RECORDED INFORMATION Start Marker
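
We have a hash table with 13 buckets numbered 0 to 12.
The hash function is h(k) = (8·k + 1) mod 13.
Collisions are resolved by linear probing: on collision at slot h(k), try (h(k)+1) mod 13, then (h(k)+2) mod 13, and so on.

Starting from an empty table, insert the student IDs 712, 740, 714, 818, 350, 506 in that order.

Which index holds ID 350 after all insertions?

712: h=3 => slot 3
740: h=6 => slot 6
714: h=6, probe 6,7 => slot 7
818: h=6, probe 6,7,8 => slot 8
350: h=6, probe 6,7,8,9 => slot 9
506: h=6, probe 6,7,8,9,10 => slot 10
Table: [-, -, -, 712, -, -, 740, 714, 818, 350, 506, -, -]

9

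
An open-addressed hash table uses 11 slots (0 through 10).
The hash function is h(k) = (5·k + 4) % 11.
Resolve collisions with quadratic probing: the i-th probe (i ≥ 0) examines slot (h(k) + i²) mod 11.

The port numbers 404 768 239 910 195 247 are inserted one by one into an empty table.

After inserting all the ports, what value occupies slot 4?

910

Insert 404: h=0, slot 0 empty -> index 0.
Insert 768: h=5, slot 5 empty -> index 5.
Insert 239: h=0, slot 0 occupied -> index 1.
Insert 910: h=0, slots 0,1 occupied -> index 4.
Insert 195: h=0, slots 0,1,4 occupied -> index 9.
Insert 247: h=7, slot 7 empty -> index 7.
Table: [404, 239, ., ., 910, 768, ., 247, ., 195, .]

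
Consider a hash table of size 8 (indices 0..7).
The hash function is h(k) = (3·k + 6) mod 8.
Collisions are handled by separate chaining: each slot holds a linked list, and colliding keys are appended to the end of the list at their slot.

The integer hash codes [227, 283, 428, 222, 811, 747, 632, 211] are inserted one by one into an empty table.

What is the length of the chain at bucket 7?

Insert 227: h=7, bucket 7 empty -> new chain.
Insert 283: h=7, bucket 7 nonempty -> append to chain.
Insert 428: h=2, bucket 2 empty -> new chain.
Insert 222: h=0, bucket 0 empty -> new chain.
Insert 811: h=7, bucket 7 nonempty -> append to chain.
Insert 747: h=7, bucket 7 nonempty -> append to chain.
Insert 632: h=6, bucket 6 empty -> new chain.
Insert 211: h=7, bucket 7 nonempty -> append to chain.
Final buckets:
0: 222
1: _
2: 428
3: _
4: _
5: _
6: 632
7: 227 -> 283 -> 811 -> 747 -> 211

5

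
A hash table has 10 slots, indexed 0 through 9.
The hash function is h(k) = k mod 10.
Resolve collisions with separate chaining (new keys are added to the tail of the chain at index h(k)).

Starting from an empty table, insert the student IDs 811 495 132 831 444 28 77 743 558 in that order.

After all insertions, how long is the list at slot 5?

811 → bucket 1
495 → bucket 5
132 → bucket 2
831 → bucket 1 (collision)
444 → bucket 4
28 → bucket 8
77 → bucket 7
743 → bucket 3
558 → bucket 8 (collision)
Final buckets:
0: —
1: 811 -> 831
2: 132
3: 743
4: 444
5: 495
6: —
7: 77
8: 28 -> 558
9: —

1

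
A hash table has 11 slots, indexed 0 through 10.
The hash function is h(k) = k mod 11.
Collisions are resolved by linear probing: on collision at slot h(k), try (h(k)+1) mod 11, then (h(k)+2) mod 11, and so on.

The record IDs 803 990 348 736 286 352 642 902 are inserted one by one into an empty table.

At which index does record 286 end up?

2

803: h=0 → slot 0
990: h=0, probe 0,1 → slot 1
348: h=7 → slot 7
736: h=10 → slot 10
286: h=0, probe 0,1,2 → slot 2
352: h=0, probe 0,1,2,3 → slot 3
642: h=4 → slot 4
902: h=0, probe 0,1,2,3,4,5 → slot 5
Table: [803, 990, 286, 352, 642, 902, ∅, 348, ∅, ∅, 736]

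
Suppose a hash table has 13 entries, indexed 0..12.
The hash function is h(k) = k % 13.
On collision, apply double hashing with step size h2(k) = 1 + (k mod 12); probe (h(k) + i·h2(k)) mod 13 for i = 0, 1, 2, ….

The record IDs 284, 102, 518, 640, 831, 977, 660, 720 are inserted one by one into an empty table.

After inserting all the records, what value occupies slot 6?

720

284 hashes to 11; slot 11 is free -> place at 11.
102 hashes to 11, h2=7; 11 taken -> place at 5.
518 hashes to 11, h2=3; 11 taken -> place at 1.
640 hashes to 3; slot 3 is free -> place at 3.
831 hashes to 12; slot 12 is free -> place at 12.
977 hashes to 2; slot 2 is free -> place at 2.
660 hashes to 10; slot 10 is free -> place at 10.
720 hashes to 5, h2=1; 5 taken -> place at 6.
Table: [-, 518, 977, 640, -, 102, 720, -, -, -, 660, 284, 831]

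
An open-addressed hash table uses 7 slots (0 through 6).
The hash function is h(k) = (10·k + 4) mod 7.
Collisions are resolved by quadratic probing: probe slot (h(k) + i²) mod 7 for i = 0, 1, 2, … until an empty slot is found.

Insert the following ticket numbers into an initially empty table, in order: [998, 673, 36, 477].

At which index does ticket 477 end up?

998 hashes to 2; slot 2 is free => place at 2.
673 hashes to 0; slot 0 is free => place at 0.
36 hashes to 0; 0 taken => place at 1.
477 hashes to 0; 0,1 taken => place at 4.
Table: [673, 36, 998, _, 477, _, _]

4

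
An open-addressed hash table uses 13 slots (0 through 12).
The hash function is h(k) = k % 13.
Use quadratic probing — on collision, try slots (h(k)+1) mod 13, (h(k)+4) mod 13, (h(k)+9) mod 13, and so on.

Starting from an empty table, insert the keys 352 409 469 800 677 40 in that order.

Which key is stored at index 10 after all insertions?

40

352 hashes to 1; slot 1 is free → place at 1.
409 hashes to 6; slot 6 is free → place at 6.
469 hashes to 1; 1 taken → place at 2.
800 hashes to 7; slot 7 is free → place at 7.
677 hashes to 1; 1,2 taken → place at 5.
40 hashes to 1; 1,2,5 taken → place at 10.
Table: [., 352, 469, ., ., 677, 409, 800, ., ., 40, ., .]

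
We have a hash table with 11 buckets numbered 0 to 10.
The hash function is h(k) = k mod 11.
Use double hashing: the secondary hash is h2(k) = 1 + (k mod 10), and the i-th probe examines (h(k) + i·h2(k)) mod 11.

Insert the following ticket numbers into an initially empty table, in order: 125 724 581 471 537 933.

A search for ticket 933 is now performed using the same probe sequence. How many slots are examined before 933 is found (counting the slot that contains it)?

125 hashes to 4; slot 4 is free => place at 4.
724 hashes to 9; slot 9 is free => place at 9.
581 hashes to 9, h2=2; 9 taken => place at 0.
471 hashes to 9, h2=2; 9,0 taken => place at 2.
537 hashes to 9, h2=8; 9 taken => place at 6.
933 hashes to 9, h2=4; 9,2,6 taken => place at 10.
Table: [581, ∅, 471, ∅, 125, ∅, 537, ∅, ∅, 724, 933]
Lookup 933: h=9, h2=4, probe 9,2,6,10 → found at 10.

4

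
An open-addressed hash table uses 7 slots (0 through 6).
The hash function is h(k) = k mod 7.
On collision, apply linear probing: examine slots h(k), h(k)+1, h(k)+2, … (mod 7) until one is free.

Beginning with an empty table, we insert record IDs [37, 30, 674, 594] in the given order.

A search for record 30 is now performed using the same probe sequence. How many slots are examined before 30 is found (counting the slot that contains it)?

Insert 37: h=2, slot 2 empty -> index 2.
Insert 30: h=2, slot 2 occupied -> index 3.
Insert 674: h=2, slots 2,3 occupied -> index 4.
Insert 594: h=6, slot 6 empty -> index 6.
Table: [., ., 37, 30, 674, ., 594]
Lookup 30: h=2, probe 2,3 → found at 3.

2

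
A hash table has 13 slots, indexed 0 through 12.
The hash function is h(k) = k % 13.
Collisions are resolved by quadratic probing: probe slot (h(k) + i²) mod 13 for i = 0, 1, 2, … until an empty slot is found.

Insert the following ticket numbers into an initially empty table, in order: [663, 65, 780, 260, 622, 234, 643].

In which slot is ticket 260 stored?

9

Insert 663: h=0, slot 0 empty -> index 0.
Insert 65: h=0, slot 0 occupied -> index 1.
Insert 780: h=0, slots 0,1 occupied -> index 4.
Insert 260: h=0, slots 0,1,4 occupied -> index 9.
Insert 622: h=11, slot 11 empty -> index 11.
Insert 234: h=0, slots 0,1,4,9 occupied -> index 3.
Insert 643: h=6, slot 6 empty -> index 6.
Table: [663, 65, -, 234, 780, -, 643, -, -, 260, -, 622, -]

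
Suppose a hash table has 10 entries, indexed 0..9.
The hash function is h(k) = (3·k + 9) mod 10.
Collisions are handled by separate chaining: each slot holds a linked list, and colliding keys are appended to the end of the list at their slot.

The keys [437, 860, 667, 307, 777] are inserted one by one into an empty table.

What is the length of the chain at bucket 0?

437 → bucket 0
860 → bucket 9
667 → bucket 0 (collision)
307 → bucket 0 (collision)
777 → bucket 0 (collision)
Final buckets:
0: 437 -> 667 -> 307 -> 777
1: ∅
2: ∅
3: ∅
4: ∅
5: ∅
6: ∅
7: ∅
8: ∅
9: 860

4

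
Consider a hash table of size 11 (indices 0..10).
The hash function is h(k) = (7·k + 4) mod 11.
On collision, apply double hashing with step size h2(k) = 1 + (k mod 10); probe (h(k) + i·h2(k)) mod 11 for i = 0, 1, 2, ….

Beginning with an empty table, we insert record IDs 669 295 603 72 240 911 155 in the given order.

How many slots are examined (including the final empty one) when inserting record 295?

669: h=1 => slot 1
295: h=1, h2=6, probe 1,7 => slot 7
603: h=1, h2=4, probe 1,5 => slot 5
72: h=2 => slot 2
240: h=1, h2=1, probe 1,2,3 => slot 3
911: h=1, h2=2, probe 1,3,5,7,9 => slot 9
155: h=0 => slot 0
Table: [155, 669, 72, 240, ∅, 603, ∅, 295, ∅, 911, ∅]

2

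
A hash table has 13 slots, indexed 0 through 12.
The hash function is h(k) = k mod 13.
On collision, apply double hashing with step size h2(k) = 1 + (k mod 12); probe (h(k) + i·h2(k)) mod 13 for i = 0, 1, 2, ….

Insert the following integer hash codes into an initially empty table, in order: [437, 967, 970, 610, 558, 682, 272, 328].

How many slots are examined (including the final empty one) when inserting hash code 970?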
RECORDED INFORMATION End Marker
[PROBLEM STATEMENT]
All that is needed is the exact run of lines above from the line containing "The record IDs 284, 102, 518, 640, 831, 977, 660, 720" through the line containing "471 537 933.", both of them included.

[ANSWER BELOW]
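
The record IDs 284, 102, 518, 640, 831, 977, 660, 720 are inserted one by one into an empty table.

After inserting all the records, what value occupies slot 6?

720

284 hashes to 11; slot 11 is free -> place at 11.
102 hashes to 11, h2=7; 11 taken -> place at 5.
518 hashes to 11, h2=3; 11 taken -> place at 1.
640 hashes to 3; slot 3 is free -> place at 3.
831 hashes to 12; slot 12 is free -> place at 12.
977 hashes to 2; slot 2 is free -> place at 2.
660 hashes to 10; slot 10 is free -> place at 10.
720 hashes to 5, h2=1; 5 taken -> place at 6.
Table: [-, 518, 977, 640, -, 102, 720, -, -, -, 660, 284, 831]

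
An open-addressed hash table uses 7 slots (0 through 6).
The hash function is h(k) = (10·k + 4) mod 7.
Collisions are resolved by quadratic probing: probe slot (h(k) + i²) mod 7 for i = 0, 1, 2, … until an empty slot is found.

Insert the following ticket numbers into an initially empty table, in order: [998, 673, 36, 477].

At which index does ticket 477 end up?

998 hashes to 2; slot 2 is free => place at 2.
673 hashes to 0; slot 0 is free => place at 0.
36 hashes to 0; 0 taken => place at 1.
477 hashes to 0; 0,1 taken => place at 4.
Table: [673, 36, 998, _, 477, _, _]

4

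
An open-addressed hash table uses 13 slots (0 through 12).
The hash function is h(k) = k % 13.
Use quadratic probing — on collision, try slots (h(k)+1) mod 13, (h(k)+4) mod 13, (h(k)+9) mod 13, and so on.

Starting from an empty table, insert the keys 352 409 469 800 677 40 in that order.

Which key is stored at index 10 after all insertions?

40

352 hashes to 1; slot 1 is free → place at 1.
409 hashes to 6; slot 6 is free → place at 6.
469 hashes to 1; 1 taken → place at 2.
800 hashes to 7; slot 7 is free → place at 7.
677 hashes to 1; 1,2 taken → place at 5.
40 hashes to 1; 1,2,5 taken → place at 10.
Table: [., 352, 469, ., ., 677, 409, 800, ., ., 40, ., .]

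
We have a hash table with 11 buckets numbered 0 to 10.
The hash function is h(k) = k mod 11.
Use double hashing: the secondary hash is h2(k) = 1 + (k mod 10), and the i-th probe examines (h(k) + i·h2(k)) mod 11.

Insert the following ticket numbers into an initially empty table, in order: 125 724 581 471 537 933.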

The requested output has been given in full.